Return all the entries word for word.

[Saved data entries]
"""
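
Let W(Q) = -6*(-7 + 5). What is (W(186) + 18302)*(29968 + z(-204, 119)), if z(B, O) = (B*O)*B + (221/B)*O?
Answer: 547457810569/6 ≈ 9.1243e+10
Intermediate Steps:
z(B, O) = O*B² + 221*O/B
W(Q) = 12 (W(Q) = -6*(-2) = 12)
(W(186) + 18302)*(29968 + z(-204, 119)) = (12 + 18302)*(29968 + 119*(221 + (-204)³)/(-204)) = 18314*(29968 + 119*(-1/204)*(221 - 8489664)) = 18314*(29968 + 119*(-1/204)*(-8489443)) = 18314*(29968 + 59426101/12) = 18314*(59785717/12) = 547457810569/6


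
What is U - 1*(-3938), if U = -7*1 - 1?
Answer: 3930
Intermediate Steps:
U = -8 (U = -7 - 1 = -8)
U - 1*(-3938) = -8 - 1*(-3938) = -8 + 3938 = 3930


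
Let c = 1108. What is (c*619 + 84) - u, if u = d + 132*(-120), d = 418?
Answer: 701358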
"""
- _Output for this exercise_:
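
Let W(Q) = -6*(-7 + 5). What is (W(186) + 18302)*(29968 + z(-204, 119)), if z(B, O) = (B*O)*B + (221/B)*O?
Answer: 547457810569/6 ≈ 9.1243e+10
Intermediate Steps:
z(B, O) = O*B² + 221*O/B
W(Q) = 12 (W(Q) = -6*(-2) = 12)
(W(186) + 18302)*(29968 + z(-204, 119)) = (12 + 18302)*(29968 + 119*(221 + (-204)³)/(-204)) = 18314*(29968 + 119*(-1/204)*(221 - 8489664)) = 18314*(29968 + 119*(-1/204)*(-8489443)) = 18314*(29968 + 59426101/12) = 18314*(59785717/12) = 547457810569/6


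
What is U - 1*(-3938), if U = -7*1 - 1?
Answer: 3930
Intermediate Steps:
U = -8 (U = -7 - 1 = -8)
U - 1*(-3938) = -8 - 1*(-3938) = -8 + 3938 = 3930


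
Let c = 1108. What is (c*619 + 84) - u, if u = d + 132*(-120), d = 418?
Answer: 701358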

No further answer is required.